◆ WHAT THIS TASK INVOLVES ◆
All records below are to be set down exactly, each character intact.

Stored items

━━━━

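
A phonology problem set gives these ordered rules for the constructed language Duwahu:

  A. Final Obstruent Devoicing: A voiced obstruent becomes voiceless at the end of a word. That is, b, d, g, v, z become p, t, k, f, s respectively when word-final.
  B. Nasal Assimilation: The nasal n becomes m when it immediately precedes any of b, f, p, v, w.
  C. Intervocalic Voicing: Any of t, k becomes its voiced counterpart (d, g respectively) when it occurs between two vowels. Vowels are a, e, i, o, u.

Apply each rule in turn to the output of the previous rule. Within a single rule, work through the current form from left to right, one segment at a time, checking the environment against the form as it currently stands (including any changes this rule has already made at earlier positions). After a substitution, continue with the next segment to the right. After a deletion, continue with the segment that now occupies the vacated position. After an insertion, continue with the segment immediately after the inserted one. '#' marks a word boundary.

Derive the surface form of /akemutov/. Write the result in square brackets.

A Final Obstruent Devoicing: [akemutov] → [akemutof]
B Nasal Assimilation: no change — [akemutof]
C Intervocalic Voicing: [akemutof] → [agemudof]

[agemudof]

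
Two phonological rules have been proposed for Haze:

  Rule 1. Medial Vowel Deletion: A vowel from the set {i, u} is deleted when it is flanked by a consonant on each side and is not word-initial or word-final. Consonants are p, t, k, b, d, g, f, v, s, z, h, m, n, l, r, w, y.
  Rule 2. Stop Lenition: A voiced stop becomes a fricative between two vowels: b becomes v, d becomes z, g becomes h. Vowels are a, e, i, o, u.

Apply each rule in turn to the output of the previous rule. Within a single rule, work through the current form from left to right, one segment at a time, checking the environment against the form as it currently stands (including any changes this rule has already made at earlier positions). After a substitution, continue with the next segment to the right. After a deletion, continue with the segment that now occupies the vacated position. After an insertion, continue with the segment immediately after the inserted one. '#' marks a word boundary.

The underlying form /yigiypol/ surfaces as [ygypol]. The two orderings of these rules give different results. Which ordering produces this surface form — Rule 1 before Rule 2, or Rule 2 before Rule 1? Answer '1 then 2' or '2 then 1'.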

━━━━

◆ RESULT BELOW ◆
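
A phonology problem set gives these ordered rules for the constructed language Duwahu:

  A. Final Obstruent Devoicing: A voiced obstruent becomes voiceless at the end of a word. That is, b, d, g, v, z become p, t, k, f, s respectively when word-final.
  B. Nasal Assimilation: The nasal n becomes m when it immediately precedes any of b, f, p, v, w.
  C. Intervocalic Voicing: Any of t, k becomes its voiced counterpart (d, g respectively) when it occurs between two vowels. Vowels are a, e, i, o, u.

Apply each rule in turn to the output of the previous rule. Within a single rule, work through the current form from left to right, one segment at a time, checking the environment against the form as it currently stands (including any changes this rule has already made at earlier positions). After a substitution, continue with the next segment to the right. After a deletion, continue with the segment that now occupies the vacated position. After an insertion, continue with the segment immediately after the inserted one. '#' marks a word boundary.

Derive the surface form of /akemutov/. Write the result in square brackets.

A Final Obstruent Devoicing: [akemutov] → [akemutof]
B Nasal Assimilation: no change — [akemutof]
C Intervocalic Voicing: [akemutof] → [agemudof]

[agemudof]

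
Two phonological rules have been proposed for Haze:

  Rule 1. Medial Vowel Deletion: A vowel from the set {i, u} is deleted when it is flanked by a consonant on each side and is not word-initial or word-final. Consonants are p, t, k, b, d, g, f, v, s, z, h, m, n, l, r, w, y.
  Rule 2. Stop Lenition: A voiced stop becomes a fricative between two vowels: b becomes v, d becomes z, g becomes h. Vowels are a, e, i, o, u.

Apply each rule in turn to the output of the previous rule. Within a single rule, work through the current form from left to right, one segment at a time, checking the environment against the form as it currently stands (including any changes this rule has already made at earlier positions). After a substitution, continue with the next segment to the right. After a deletion, continue with the segment that now occupies the vacated position. After an insertion, continue with the segment immediately after the inserted one. '#' marks a word boundary.

The underlying form /yigiypol/ surfaces as [ygypol]. The two orderings of these rules give different results. Which ordering produces this surface form — Rule 1 before Rule 2, or Rule 2 before Rule 1? Answer '1 then 2' or '2 then 1'.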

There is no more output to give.